Using the records that follow, copy every line containing the word "current".

** Opening Task inputs block **

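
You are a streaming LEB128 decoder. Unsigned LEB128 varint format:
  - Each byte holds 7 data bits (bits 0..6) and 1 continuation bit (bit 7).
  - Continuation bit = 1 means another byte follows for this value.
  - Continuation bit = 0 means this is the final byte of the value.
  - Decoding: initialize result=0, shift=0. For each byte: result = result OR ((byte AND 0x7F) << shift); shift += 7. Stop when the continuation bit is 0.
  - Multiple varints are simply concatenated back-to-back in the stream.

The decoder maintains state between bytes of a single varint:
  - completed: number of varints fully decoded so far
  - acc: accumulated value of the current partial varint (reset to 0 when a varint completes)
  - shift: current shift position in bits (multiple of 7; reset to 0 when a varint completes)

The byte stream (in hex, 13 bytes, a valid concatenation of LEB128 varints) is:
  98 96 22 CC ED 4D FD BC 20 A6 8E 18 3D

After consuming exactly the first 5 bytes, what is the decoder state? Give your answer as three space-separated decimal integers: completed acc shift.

Answer: 1 14028 14

Derivation:
byte[0]=0x98 cont=1 payload=0x18: acc |= 24<<0 -> completed=0 acc=24 shift=7
byte[1]=0x96 cont=1 payload=0x16: acc |= 22<<7 -> completed=0 acc=2840 shift=14
byte[2]=0x22 cont=0 payload=0x22: varint #1 complete (value=559896); reset -> completed=1 acc=0 shift=0
byte[3]=0xCC cont=1 payload=0x4C: acc |= 76<<0 -> completed=1 acc=76 shift=7
byte[4]=0xED cont=1 payload=0x6D: acc |= 109<<7 -> completed=1 acc=14028 shift=14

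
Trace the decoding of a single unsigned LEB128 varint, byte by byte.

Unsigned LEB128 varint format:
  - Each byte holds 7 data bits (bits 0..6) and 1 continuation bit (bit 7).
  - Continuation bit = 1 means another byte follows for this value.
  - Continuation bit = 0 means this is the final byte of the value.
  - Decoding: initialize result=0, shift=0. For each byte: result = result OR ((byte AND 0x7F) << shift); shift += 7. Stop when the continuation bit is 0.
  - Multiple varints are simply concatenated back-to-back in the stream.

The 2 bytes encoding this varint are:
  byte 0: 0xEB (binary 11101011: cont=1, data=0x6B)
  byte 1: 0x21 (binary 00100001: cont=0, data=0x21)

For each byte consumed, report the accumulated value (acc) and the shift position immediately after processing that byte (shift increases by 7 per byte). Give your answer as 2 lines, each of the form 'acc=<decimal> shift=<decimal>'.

byte 0=0xEB: payload=0x6B=107, contrib = 107<<0 = 107; acc -> 107, shift -> 7
byte 1=0x21: payload=0x21=33, contrib = 33<<7 = 4224; acc -> 4331, shift -> 14

Answer: acc=107 shift=7
acc=4331 shift=14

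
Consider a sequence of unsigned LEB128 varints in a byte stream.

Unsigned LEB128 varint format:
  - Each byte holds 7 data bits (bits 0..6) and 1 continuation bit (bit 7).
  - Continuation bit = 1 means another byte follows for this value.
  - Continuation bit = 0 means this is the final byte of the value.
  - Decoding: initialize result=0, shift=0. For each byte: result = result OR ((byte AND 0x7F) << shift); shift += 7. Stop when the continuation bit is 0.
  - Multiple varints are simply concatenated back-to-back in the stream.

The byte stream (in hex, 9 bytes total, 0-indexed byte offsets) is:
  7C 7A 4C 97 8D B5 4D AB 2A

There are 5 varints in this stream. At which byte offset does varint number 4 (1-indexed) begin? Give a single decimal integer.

  byte[0]=0x7C cont=0 payload=0x7C=124: acc |= 124<<0 -> acc=124 shift=7 [end]
Varint 1: bytes[0:1] = 7C -> value 124 (1 byte(s))
  byte[1]=0x7A cont=0 payload=0x7A=122: acc |= 122<<0 -> acc=122 shift=7 [end]
Varint 2: bytes[1:2] = 7A -> value 122 (1 byte(s))
  byte[2]=0x4C cont=0 payload=0x4C=76: acc |= 76<<0 -> acc=76 shift=7 [end]
Varint 3: bytes[2:3] = 4C -> value 76 (1 byte(s))
  byte[3]=0x97 cont=1 payload=0x17=23: acc |= 23<<0 -> acc=23 shift=7
  byte[4]=0x8D cont=1 payload=0x0D=13: acc |= 13<<7 -> acc=1687 shift=14
  byte[5]=0xB5 cont=1 payload=0x35=53: acc |= 53<<14 -> acc=870039 shift=21
  byte[6]=0x4D cont=0 payload=0x4D=77: acc |= 77<<21 -> acc=162350743 shift=28 [end]
Varint 4: bytes[3:7] = 97 8D B5 4D -> value 162350743 (4 byte(s))
  byte[7]=0xAB cont=1 payload=0x2B=43: acc |= 43<<0 -> acc=43 shift=7
  byte[8]=0x2A cont=0 payload=0x2A=42: acc |= 42<<7 -> acc=5419 shift=14 [end]
Varint 5: bytes[7:9] = AB 2A -> value 5419 (2 byte(s))

Answer: 3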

** Closing Task inputs block **

● Written solution:
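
  - acc: accumulated value of the current partial varint (reset to 0 when a varint completes)
  - shift: current shift position in bits (multiple of 7; reset to 0 when a varint completes)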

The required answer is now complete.